■ DATA ■
....................

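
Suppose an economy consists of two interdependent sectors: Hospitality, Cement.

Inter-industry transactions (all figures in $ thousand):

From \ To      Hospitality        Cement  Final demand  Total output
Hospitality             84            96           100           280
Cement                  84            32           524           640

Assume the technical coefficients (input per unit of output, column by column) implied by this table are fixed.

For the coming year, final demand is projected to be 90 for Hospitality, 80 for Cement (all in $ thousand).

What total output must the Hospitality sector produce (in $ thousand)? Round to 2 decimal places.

x_1 = 157.26

Technical coefficients a_ij = z_ij / X_j:
  a_11 = 84/280 = 0.30, a_21 = 84/280 = 0.30
  a_12 = 96/640 = 0.15, a_22 = 32/640 = 0.05
I − A =
  [   0.70    -0.15]
  [  -0.30     0.95]
det(I−A) = (0.70)(0.95) − (-0.15)(-0.30) = 0.6200
adj(I−A) = [[0.95, 0.15], [0.30, 0.70]]
(I − A)⁻¹ = adj(I−A) / det(I−A) ≈
  [   1.5323     0.2419]
  [   0.4839     1.1290]
x = (I − A)⁻¹ d = adj(I−A)·d / det(I−A), with det(I−A) = 0.6200:
  x_1 = (0.95·90 + 0.15·80) / 0.6200 = 97.50 / 0.6200 ≈ 157.26
  x_2 = (0.30·90 + 0.70·80) / 0.6200 = 83.00 / 0.6200 ≈ 133.87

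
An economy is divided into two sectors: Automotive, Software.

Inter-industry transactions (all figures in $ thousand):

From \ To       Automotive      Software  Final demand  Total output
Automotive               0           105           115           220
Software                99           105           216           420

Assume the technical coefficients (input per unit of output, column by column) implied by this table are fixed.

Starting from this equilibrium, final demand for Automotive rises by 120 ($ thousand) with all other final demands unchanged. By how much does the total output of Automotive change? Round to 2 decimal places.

Technical coefficients a_ij = z_ij / X_j:
  a_11 = 0/220 = 0.00, a_21 = 99/220 = 0.45
  a_12 = 105/420 = 0.25, a_22 = 105/420 = 0.25
I − A =
  [   1.00    -0.25]
  [  -0.45     0.75]
det(I−A) = (1.00)(0.75) − (-0.25)(-0.45) = 0.6375
adj(I−A) = [[0.75, 0.25], [0.45, 1.00]]
(I − A)⁻¹ = adj(I−A) / det(I−A) ≈
  [   1.1765     0.3922]
  [   0.7059     1.5686]
Δx = (I − A)⁻¹ Δd with Δd having +120 in the Automotive component and 0 elsewhere.
So Δx_1 = L_11 · (+120), where L_11 = adj(I−A)_11 / det(I−A) = 0.75 / 0.6375.
Δx_1 = 0.75 × (+120) / 0.6375 = 90.00 / 0.6375 ≈ 141.18.

Δx_1 = 141.18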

....................

Copy out all of the records shown above exactly.

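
Suppose an economy consists of two interdependent sectors: Hospitality, Cement.

Inter-industry transactions (all figures in $ thousand):

From \ To      Hospitality        Cement  Final demand  Total output
Hospitality             84            96           100           280
Cement                  84            32           524           640

Assume the technical coefficients (input per unit of output, column by column) implied by this table are fixed.

For the coming year, final demand is projected to be 90 for Hospitality, 80 for Cement (all in $ thousand).

What total output must the Hospitality sector produce (in $ thousand)? Round to 2 decimal places.

x_1 = 157.26

Technical coefficients a_ij = z_ij / X_j:
  a_11 = 84/280 = 0.30, a_21 = 84/280 = 0.30
  a_12 = 96/640 = 0.15, a_22 = 32/640 = 0.05
I − A =
  [   0.70    -0.15]
  [  -0.30     0.95]
det(I−A) = (0.70)(0.95) − (-0.15)(-0.30) = 0.6200
adj(I−A) = [[0.95, 0.15], [0.30, 0.70]]
(I − A)⁻¹ = adj(I−A) / det(I−A) ≈
  [   1.5323     0.2419]
  [   0.4839     1.1290]
x = (I − A)⁻¹ d = adj(I−A)·d / det(I−A), with det(I−A) = 0.6200:
  x_1 = (0.95·90 + 0.15·80) / 0.6200 = 97.50 / 0.6200 ≈ 157.26
  x_2 = (0.30·90 + 0.70·80) / 0.6200 = 83.00 / 0.6200 ≈ 133.87

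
An economy is divided into two sectors: Automotive, Software.

Inter-industry transactions (all figures in $ thousand):

From \ To       Automotive      Software  Final demand  Total output
Automotive               0           105           115           220
Software                99           105           216           420

Assume the technical coefficients (input per unit of output, column by column) implied by this table are fixed.

Starting from this equilibrium, final demand for Automotive rises by 120 ($ thousand) with all other final demands unchanged. By how much does the total output of Automotive change? Round to 2 decimal places.

Technical coefficients a_ij = z_ij / X_j:
  a_11 = 0/220 = 0.00, a_21 = 99/220 = 0.45
  a_12 = 105/420 = 0.25, a_22 = 105/420 = 0.25
I − A =
  [   1.00    -0.25]
  [  -0.45     0.75]
det(I−A) = (1.00)(0.75) − (-0.25)(-0.45) = 0.6375
adj(I−A) = [[0.75, 0.25], [0.45, 1.00]]
(I − A)⁻¹ = adj(I−A) / det(I−A) ≈
  [   1.1765     0.3922]
  [   0.7059     1.5686]
Δx = (I − A)⁻¹ Δd with Δd having +120 in the Automotive component and 0 elsewhere.
So Δx_1 = L_11 · (+120), where L_11 = adj(I−A)_11 / det(I−A) = 0.75 / 0.6375.
Δx_1 = 0.75 × (+120) / 0.6375 = 90.00 / 0.6375 ≈ 141.18.

Δx_1 = 141.18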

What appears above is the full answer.